» TASK DETAILS
What's needed is a full, exact retyping of the records.

» THE INPUT
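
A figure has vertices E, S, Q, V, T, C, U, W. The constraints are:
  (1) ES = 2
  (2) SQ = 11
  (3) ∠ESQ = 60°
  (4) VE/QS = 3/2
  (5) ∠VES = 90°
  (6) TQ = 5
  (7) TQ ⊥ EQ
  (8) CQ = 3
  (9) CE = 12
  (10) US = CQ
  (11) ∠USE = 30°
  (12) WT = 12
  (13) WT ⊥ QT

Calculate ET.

Step 1: By the law of cosines on triangle ESQ: EQ² = 2² + 11² − 2·2·11·cos(60°) = 103, so EQ = √103.
Step 2: By the law of cosines on triangle EQT: ET² = √103² + 5² − 2·√103·5·cos(90°) = 128, so ET = 8·√2.

Therefore, the length of ET = 8·√2.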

» REPLY
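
A figure has vertices E, S, Q, V, T, C, U, W. The constraints are:
  (1) ES = 2
  (2) SQ = 11
  (3) ∠ESQ = 60°
  (4) VE/QS = 3/2
  (5) ∠VES = 90°
  (6) TQ = 5
  (7) TQ ⊥ EQ
  (8) CQ = 3
  (9) CE = 12
  (10) US = CQ
  (11) ∠USE = 30°
  (12) WT = 12
  (13) WT ⊥ QT

Calculate ET.

Step 1: By the law of cosines on triangle ESQ: EQ² = 2² + 11² − 2·2·11·cos(60°) = 103, so EQ = √103.
Step 2: By the law of cosines on triangle EQT: ET² = √103² + 5² − 2·√103·5·cos(90°) = 128, so ET = 8·√2.

Therefore, the length of ET = 8·√2.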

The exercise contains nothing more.